• **What this task involves**: In the entries below, find the line with "A money-market fund" and the line with "- one Indian". Reproduce those two lines and every line between them exactly, and nothing more.

[Opening Data provided section]

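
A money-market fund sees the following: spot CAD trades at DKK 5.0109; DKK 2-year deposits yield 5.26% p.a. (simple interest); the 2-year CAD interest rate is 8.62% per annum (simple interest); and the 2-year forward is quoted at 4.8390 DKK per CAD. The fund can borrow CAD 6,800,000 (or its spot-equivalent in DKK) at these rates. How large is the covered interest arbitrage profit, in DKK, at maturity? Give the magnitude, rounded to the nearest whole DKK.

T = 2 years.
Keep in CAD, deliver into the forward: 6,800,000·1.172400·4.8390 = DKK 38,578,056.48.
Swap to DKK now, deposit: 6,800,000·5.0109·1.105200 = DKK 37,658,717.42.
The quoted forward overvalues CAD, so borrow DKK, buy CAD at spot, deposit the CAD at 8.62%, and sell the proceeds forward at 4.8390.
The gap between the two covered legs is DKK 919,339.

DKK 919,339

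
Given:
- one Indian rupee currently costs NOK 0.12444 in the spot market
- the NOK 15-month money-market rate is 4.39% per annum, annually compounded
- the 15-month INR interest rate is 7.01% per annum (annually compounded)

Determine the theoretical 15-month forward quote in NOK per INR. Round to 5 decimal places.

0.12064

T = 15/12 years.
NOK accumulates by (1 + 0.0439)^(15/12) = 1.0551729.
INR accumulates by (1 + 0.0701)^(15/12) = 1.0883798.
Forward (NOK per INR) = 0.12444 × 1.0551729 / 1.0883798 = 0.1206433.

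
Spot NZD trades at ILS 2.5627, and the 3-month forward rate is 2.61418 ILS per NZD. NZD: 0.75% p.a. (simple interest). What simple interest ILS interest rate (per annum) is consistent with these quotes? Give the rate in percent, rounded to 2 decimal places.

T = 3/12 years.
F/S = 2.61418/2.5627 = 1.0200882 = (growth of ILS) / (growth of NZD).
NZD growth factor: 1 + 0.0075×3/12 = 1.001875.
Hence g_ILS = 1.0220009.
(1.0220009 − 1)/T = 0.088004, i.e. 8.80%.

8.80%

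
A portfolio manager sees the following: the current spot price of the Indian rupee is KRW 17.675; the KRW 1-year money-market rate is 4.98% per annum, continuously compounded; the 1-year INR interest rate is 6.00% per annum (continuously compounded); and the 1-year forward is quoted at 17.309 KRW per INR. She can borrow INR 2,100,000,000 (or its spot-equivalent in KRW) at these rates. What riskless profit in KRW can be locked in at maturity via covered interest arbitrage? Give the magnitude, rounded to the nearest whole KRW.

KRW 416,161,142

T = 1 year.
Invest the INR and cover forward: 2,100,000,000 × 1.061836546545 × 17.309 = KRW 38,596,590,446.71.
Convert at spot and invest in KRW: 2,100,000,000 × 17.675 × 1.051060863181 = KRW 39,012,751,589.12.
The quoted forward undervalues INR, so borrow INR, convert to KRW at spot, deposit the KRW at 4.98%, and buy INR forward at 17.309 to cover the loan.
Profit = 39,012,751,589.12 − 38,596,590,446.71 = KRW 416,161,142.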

[Closing Data provided section]
[Opening Data provided section]

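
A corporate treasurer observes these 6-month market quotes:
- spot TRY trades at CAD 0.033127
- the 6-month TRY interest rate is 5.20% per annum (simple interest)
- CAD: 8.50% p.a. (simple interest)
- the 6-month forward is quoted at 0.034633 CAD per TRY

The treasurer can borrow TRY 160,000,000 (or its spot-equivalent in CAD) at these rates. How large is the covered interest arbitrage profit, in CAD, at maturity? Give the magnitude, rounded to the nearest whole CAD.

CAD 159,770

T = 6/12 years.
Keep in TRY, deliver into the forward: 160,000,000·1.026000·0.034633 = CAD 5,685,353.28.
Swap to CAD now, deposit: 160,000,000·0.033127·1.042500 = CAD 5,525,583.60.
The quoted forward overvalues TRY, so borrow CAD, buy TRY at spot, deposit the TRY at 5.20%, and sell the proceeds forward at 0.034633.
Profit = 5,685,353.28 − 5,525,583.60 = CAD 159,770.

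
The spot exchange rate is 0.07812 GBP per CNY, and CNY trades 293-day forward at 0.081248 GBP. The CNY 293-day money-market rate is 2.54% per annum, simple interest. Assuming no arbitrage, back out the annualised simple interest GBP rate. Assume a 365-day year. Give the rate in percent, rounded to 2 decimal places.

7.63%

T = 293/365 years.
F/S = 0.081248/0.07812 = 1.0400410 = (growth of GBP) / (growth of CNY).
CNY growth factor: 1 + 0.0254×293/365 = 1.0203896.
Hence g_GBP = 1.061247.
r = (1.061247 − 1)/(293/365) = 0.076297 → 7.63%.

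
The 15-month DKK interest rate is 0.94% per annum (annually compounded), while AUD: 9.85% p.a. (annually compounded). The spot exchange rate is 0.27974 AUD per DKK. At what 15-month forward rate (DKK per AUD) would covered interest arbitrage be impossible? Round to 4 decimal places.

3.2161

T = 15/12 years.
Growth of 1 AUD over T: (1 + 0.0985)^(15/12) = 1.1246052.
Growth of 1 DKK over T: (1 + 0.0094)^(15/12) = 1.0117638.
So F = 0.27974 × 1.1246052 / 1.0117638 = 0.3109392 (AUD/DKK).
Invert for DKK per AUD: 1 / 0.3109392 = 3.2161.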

[Closing Data provided section]

• **Solution for this exercise**:
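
A money-market fund sees the following: spot CAD trades at DKK 5.0109; DKK 2-year deposits yield 5.26% p.a. (simple interest); the 2-year CAD interest rate is 8.62% per annum (simple interest); and the 2-year forward is quoted at 4.8390 DKK per CAD. The fund can borrow CAD 6,800,000 (or its spot-equivalent in DKK) at these rates. How large is the covered interest arbitrage profit, in DKK, at maturity? Give the magnitude, rounded to the nearest whole DKK.

T = 2 years.
Keep in CAD, deliver into the forward: 6,800,000·1.172400·4.8390 = DKK 38,578,056.48.
Swap to DKK now, deposit: 6,800,000·5.0109·1.105200 = DKK 37,658,717.42.
The quoted forward overvalues CAD, so borrow DKK, buy CAD at spot, deposit the CAD at 8.62%, and sell the proceeds forward at 4.8390.
The gap between the two covered legs is DKK 919,339.

DKK 919,339

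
Given:
- one Indian rupee currently costs NOK 0.12444 in the spot market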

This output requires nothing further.